■ Data provided
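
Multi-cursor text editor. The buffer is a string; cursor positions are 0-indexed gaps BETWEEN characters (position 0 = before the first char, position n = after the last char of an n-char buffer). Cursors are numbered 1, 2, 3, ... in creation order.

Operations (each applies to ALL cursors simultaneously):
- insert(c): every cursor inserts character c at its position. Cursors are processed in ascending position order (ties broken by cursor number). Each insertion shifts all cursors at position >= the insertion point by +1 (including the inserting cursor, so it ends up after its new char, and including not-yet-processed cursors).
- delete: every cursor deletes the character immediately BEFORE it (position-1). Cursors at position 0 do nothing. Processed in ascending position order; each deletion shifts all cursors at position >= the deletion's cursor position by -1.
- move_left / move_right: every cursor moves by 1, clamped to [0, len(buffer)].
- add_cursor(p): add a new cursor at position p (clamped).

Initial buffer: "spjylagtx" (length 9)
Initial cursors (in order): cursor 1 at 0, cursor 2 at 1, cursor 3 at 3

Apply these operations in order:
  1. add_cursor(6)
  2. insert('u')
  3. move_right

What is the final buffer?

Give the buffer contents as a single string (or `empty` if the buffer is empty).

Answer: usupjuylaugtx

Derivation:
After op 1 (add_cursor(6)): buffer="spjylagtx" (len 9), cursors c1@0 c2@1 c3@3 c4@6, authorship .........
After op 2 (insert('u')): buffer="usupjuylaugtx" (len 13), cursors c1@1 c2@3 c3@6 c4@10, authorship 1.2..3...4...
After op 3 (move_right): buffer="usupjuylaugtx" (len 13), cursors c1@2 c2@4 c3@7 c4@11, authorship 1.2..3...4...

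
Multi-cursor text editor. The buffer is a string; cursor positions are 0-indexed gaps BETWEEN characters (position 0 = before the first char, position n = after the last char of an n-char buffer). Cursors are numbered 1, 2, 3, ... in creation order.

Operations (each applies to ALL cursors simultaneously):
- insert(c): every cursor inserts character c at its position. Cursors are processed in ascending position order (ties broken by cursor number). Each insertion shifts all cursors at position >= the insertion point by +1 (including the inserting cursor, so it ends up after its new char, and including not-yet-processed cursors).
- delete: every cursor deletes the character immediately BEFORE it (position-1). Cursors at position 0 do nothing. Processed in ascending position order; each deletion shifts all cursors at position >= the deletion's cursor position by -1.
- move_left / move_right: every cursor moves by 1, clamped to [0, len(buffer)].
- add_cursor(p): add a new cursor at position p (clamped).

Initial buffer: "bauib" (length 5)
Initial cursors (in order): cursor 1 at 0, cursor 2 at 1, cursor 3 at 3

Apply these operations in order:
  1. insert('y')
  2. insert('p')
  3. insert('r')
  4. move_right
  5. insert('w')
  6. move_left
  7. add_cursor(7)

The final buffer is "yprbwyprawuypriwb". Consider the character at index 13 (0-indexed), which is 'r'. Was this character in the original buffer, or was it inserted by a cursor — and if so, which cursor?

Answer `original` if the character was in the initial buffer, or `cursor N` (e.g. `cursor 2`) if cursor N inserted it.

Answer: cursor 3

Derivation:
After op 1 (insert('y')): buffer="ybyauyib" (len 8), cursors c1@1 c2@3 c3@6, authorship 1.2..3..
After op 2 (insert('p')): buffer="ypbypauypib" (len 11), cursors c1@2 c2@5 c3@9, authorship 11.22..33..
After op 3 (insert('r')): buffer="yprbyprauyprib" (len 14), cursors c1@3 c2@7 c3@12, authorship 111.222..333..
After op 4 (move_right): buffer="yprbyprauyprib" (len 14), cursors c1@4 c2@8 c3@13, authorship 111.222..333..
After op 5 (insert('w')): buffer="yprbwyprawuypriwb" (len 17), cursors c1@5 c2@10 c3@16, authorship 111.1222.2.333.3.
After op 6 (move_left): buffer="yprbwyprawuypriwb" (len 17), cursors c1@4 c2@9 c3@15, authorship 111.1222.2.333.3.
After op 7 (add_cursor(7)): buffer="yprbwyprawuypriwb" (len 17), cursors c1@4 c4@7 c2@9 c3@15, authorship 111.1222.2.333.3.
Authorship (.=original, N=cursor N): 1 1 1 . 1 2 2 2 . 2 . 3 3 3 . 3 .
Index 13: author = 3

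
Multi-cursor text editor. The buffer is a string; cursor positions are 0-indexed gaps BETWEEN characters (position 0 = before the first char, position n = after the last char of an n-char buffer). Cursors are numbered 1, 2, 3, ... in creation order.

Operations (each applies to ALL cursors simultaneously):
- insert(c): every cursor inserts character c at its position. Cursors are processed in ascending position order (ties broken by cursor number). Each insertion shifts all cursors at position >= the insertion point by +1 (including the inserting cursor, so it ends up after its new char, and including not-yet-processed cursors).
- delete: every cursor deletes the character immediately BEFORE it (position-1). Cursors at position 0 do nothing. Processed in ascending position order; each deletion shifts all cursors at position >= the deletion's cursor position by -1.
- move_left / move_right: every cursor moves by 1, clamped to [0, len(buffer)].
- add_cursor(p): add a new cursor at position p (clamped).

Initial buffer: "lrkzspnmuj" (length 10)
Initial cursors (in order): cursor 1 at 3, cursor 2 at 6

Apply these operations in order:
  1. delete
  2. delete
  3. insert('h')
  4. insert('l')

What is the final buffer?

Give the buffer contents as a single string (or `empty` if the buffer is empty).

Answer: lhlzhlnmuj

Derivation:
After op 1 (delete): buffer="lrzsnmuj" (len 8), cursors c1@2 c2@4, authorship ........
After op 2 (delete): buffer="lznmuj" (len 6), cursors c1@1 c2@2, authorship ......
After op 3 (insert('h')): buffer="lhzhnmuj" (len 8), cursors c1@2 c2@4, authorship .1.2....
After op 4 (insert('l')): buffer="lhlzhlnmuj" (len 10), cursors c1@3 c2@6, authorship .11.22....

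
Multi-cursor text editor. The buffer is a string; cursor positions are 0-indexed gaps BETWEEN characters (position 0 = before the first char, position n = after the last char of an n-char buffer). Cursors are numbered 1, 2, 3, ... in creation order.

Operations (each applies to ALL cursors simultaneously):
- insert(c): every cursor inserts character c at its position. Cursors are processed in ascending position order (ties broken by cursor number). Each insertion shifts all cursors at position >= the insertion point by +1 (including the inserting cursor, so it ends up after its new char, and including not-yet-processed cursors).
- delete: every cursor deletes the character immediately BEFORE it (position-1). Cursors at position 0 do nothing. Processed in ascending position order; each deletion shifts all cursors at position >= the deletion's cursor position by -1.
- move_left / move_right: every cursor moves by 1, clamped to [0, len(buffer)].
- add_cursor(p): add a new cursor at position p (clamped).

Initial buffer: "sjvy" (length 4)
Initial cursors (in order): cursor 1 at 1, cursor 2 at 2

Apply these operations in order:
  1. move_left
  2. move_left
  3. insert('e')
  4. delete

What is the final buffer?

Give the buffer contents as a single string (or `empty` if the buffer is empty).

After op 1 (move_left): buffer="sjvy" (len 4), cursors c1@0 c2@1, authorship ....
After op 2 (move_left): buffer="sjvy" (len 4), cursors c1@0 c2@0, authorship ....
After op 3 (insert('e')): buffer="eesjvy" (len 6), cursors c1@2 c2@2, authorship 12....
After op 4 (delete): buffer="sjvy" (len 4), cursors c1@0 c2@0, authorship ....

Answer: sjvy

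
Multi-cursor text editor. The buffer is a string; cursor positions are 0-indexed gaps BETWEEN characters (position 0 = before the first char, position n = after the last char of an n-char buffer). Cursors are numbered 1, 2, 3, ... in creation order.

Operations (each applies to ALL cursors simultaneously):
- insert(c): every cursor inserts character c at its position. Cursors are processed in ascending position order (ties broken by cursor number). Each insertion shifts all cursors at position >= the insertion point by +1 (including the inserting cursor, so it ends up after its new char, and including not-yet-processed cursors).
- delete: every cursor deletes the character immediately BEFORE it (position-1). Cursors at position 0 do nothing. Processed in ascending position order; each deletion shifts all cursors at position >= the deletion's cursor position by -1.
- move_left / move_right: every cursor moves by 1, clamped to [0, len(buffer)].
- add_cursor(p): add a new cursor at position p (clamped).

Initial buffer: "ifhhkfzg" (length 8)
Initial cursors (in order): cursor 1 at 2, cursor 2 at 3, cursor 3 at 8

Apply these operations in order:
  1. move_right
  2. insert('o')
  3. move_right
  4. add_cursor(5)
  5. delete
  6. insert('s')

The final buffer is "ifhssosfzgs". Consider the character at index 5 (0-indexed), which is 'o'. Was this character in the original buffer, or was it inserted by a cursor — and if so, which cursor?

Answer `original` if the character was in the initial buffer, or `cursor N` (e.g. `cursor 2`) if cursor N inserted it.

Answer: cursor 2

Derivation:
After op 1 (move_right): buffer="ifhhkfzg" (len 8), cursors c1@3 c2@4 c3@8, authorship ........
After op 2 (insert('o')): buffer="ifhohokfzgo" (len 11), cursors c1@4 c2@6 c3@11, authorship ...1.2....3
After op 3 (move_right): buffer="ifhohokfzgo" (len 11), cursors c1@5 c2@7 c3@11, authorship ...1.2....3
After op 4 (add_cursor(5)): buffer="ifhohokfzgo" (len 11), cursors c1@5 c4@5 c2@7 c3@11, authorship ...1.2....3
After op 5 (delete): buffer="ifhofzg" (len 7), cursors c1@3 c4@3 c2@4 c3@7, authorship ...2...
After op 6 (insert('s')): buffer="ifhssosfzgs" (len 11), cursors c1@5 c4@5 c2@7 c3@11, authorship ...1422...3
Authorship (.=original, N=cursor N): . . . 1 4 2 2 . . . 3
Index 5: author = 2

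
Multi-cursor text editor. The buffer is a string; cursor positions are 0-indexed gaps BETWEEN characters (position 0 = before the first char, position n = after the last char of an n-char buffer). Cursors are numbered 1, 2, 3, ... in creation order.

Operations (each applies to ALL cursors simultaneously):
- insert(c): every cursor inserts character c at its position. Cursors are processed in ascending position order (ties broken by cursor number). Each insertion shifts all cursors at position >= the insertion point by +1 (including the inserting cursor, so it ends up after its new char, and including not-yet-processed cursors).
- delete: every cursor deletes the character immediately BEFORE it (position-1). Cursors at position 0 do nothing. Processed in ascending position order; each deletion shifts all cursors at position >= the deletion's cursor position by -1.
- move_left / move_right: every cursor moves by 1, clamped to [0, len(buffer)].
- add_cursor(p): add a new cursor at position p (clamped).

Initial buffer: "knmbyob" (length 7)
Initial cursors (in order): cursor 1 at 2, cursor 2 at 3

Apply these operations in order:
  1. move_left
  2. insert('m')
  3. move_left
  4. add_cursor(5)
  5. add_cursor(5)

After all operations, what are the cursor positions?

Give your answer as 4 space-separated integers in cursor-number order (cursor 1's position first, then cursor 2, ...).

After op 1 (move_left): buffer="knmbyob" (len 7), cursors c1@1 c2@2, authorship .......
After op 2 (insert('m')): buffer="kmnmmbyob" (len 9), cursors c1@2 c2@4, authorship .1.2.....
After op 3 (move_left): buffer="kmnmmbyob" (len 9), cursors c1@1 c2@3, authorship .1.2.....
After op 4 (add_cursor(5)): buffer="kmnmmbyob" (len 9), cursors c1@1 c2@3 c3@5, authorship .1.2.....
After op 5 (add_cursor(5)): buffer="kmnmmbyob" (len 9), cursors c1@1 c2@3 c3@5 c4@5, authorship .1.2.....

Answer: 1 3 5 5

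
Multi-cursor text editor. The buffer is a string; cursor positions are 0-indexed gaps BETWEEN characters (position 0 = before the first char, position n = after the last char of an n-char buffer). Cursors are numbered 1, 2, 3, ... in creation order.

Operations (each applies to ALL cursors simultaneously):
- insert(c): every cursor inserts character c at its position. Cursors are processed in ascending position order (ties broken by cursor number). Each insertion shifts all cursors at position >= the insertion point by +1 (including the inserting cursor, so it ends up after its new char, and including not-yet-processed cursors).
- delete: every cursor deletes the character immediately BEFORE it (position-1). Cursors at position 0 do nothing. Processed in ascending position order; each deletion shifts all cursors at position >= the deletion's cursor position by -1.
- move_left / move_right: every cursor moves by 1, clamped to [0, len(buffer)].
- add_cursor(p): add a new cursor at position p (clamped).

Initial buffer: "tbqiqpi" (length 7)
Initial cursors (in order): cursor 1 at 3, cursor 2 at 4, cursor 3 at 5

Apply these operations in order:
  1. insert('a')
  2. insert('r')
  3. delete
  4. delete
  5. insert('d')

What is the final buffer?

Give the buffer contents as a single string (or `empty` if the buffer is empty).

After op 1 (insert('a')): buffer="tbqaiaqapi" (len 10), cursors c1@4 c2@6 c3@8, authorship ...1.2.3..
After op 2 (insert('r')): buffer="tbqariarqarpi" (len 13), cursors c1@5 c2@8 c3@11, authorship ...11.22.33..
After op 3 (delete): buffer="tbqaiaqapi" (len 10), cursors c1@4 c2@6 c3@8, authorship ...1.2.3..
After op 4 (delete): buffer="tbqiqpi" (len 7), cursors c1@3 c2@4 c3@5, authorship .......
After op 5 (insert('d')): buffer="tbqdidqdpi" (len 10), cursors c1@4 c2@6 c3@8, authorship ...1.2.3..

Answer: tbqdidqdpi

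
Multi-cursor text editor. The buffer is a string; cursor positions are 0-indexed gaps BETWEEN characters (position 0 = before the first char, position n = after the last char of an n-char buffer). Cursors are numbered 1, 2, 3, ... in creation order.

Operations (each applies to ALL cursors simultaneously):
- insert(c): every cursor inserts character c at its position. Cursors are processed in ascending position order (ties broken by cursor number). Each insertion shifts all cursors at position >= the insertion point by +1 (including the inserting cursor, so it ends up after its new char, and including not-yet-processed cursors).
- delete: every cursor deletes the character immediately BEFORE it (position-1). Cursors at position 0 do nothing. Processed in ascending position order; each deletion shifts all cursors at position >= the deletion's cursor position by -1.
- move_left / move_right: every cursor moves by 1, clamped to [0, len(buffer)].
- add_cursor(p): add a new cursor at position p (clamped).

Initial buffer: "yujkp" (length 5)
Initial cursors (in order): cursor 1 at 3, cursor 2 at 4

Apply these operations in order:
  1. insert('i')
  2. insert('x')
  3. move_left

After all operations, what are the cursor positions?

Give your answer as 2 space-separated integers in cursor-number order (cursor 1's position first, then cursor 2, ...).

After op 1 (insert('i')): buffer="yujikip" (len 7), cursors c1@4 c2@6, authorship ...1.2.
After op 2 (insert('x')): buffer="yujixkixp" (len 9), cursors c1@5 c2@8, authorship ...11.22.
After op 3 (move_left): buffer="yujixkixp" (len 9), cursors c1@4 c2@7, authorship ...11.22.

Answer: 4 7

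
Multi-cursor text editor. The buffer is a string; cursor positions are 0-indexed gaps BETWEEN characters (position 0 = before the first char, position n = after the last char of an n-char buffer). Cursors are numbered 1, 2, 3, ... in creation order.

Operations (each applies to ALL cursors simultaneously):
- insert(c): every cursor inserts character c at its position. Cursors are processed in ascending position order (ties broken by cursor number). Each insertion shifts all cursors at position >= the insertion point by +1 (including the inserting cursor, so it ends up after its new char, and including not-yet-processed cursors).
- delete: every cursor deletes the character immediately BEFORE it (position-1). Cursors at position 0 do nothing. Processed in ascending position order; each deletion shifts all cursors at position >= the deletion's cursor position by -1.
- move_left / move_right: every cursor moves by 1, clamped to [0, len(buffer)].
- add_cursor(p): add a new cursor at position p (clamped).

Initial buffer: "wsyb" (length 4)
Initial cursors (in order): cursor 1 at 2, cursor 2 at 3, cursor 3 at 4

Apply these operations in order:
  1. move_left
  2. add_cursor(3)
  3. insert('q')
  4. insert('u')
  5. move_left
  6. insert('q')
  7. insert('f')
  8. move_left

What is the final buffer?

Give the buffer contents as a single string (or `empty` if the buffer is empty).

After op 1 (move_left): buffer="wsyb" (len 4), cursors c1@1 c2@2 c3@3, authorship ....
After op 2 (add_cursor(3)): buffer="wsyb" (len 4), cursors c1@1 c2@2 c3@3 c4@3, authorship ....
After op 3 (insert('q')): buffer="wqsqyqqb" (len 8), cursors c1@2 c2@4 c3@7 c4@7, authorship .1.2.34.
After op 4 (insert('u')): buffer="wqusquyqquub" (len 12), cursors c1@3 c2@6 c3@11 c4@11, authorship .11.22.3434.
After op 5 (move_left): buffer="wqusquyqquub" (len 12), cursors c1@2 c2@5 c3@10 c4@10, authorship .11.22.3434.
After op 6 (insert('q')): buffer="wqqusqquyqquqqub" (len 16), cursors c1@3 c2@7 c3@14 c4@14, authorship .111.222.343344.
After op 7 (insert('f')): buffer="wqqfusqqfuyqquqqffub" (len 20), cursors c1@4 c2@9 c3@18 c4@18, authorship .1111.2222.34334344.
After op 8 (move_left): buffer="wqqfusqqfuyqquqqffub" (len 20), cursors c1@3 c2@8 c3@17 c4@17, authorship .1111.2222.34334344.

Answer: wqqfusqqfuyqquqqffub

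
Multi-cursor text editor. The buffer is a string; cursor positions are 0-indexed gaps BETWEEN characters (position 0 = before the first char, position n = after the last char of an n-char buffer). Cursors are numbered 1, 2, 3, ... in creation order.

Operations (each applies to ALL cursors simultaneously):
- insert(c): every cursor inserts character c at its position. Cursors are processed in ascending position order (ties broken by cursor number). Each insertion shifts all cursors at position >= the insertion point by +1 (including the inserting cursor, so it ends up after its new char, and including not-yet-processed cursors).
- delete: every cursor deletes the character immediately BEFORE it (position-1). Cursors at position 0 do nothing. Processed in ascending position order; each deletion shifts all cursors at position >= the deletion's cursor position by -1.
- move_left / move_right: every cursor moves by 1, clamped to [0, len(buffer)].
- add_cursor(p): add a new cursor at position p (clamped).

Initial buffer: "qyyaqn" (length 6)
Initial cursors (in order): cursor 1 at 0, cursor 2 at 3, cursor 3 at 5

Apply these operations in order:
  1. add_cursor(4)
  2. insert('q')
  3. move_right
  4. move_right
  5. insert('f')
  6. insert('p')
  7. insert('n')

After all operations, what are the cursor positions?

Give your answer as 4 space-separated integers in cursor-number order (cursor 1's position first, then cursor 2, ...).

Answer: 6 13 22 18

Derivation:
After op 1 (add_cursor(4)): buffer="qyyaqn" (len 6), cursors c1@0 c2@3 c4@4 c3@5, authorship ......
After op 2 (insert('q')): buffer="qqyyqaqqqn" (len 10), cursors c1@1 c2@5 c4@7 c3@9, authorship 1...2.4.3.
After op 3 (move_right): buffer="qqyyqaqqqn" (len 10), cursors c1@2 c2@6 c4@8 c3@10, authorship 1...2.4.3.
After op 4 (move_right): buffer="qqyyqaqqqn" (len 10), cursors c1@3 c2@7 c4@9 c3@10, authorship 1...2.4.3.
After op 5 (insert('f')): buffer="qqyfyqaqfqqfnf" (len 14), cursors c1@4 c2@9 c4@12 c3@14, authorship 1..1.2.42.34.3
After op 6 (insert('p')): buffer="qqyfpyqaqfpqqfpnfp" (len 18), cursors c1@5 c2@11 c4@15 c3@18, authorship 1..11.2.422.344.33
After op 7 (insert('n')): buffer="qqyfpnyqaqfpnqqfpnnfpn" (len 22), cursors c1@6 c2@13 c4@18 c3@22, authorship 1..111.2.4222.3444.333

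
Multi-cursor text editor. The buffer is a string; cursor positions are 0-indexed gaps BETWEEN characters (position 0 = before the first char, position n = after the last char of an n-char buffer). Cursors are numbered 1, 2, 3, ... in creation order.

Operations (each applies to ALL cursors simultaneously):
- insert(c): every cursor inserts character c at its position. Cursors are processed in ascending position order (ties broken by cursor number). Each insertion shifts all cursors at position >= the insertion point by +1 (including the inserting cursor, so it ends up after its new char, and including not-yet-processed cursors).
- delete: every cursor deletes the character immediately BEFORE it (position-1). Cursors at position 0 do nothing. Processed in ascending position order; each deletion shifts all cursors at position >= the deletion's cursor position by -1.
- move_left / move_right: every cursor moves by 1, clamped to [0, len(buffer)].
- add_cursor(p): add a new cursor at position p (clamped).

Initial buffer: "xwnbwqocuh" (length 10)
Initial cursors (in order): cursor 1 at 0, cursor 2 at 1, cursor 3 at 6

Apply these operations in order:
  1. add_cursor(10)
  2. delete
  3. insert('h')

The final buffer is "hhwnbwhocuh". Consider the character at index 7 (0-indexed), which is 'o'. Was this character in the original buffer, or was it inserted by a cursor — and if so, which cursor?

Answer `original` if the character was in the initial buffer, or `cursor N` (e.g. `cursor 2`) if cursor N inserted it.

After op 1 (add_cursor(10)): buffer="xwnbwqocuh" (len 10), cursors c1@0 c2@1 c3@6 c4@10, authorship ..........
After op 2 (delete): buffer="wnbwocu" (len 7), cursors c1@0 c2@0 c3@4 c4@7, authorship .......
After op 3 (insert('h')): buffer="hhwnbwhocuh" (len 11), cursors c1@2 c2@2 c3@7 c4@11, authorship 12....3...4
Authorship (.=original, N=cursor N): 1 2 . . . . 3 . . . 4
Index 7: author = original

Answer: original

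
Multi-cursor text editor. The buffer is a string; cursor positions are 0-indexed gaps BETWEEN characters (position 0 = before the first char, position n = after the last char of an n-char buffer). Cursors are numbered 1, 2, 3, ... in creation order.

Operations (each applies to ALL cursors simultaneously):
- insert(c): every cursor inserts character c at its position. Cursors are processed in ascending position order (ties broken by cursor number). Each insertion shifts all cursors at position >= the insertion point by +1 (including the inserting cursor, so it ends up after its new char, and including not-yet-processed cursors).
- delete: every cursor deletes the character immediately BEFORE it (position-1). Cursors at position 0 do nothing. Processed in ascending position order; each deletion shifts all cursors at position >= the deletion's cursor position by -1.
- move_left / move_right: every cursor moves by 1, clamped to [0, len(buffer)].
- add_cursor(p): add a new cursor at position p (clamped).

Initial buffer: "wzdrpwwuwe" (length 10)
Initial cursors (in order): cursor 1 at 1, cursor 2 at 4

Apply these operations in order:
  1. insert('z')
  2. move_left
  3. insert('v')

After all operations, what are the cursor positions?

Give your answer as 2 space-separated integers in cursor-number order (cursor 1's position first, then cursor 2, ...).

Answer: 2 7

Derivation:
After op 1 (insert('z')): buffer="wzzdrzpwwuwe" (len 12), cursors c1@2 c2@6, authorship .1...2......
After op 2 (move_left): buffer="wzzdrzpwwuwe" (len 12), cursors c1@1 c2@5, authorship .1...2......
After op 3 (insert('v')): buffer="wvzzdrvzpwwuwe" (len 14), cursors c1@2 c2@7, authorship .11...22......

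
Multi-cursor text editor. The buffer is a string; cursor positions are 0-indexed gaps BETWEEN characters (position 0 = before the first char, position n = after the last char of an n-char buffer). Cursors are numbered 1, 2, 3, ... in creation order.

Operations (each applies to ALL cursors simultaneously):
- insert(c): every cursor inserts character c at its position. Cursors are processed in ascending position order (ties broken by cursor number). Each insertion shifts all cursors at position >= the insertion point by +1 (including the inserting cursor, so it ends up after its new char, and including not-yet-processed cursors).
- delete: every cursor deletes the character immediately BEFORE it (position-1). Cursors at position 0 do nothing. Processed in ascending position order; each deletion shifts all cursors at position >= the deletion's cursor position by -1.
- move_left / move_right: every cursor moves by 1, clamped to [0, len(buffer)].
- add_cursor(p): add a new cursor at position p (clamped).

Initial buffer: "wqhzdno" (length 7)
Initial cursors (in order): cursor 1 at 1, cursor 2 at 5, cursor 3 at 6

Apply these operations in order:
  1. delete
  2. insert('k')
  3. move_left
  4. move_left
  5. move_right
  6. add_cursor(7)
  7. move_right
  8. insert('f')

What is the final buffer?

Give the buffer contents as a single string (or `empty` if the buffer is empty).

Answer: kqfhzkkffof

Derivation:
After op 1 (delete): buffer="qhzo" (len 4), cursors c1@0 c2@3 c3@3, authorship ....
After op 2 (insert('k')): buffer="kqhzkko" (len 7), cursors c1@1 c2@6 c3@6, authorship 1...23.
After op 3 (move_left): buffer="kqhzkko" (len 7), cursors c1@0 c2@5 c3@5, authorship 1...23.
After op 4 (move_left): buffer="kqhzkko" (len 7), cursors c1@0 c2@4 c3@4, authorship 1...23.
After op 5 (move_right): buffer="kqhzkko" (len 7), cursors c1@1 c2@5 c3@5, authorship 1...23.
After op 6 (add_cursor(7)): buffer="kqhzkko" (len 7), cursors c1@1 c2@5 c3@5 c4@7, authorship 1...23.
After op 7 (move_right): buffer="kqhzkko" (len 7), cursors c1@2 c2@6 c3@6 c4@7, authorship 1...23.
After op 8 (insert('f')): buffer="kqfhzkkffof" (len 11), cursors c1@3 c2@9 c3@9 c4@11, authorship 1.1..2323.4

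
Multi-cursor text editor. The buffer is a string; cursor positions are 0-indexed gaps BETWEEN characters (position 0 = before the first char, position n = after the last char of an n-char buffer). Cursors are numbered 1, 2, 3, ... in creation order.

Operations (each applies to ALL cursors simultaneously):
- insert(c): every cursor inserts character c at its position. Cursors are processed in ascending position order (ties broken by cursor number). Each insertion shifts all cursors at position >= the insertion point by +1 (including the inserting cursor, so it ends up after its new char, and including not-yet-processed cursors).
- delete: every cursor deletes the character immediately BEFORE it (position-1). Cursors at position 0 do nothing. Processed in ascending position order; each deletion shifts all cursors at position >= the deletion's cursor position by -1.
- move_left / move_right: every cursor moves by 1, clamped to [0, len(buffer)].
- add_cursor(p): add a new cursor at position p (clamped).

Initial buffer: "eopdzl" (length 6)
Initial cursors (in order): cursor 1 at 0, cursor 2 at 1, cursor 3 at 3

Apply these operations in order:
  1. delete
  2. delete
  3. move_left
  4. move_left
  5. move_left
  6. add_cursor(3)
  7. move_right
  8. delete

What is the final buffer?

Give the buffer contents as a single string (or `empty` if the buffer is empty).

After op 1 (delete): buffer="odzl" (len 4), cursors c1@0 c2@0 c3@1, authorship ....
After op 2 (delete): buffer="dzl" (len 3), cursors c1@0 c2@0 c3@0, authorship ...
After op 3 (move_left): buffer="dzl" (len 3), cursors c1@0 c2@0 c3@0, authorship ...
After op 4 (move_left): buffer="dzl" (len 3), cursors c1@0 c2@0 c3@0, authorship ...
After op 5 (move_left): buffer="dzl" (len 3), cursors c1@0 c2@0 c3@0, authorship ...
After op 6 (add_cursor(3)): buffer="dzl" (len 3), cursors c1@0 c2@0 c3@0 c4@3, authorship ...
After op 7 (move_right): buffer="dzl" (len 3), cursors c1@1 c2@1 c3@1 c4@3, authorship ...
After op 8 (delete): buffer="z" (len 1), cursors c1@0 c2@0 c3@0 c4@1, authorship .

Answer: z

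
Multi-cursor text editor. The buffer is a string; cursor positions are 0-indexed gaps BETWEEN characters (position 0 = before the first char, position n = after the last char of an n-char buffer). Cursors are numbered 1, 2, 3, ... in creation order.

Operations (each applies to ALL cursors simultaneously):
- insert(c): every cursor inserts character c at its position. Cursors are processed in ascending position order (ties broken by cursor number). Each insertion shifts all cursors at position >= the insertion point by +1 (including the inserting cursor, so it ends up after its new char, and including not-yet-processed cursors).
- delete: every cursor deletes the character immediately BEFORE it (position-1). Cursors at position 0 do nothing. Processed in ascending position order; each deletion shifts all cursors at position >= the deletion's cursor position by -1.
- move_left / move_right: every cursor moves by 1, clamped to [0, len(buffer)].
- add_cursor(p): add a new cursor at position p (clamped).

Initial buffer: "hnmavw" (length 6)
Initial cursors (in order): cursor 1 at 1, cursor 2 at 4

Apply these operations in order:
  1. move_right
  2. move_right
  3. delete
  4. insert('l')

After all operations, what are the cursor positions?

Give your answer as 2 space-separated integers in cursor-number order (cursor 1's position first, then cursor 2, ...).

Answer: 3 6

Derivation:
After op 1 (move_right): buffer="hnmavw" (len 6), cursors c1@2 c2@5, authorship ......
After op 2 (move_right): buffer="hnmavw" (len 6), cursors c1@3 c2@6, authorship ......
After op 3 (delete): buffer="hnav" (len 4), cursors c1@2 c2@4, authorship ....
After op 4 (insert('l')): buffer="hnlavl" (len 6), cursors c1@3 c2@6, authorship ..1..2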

■ Your goal
Count how many lines in the data contain the word "which", giving the number without comment.

■ Task solution
3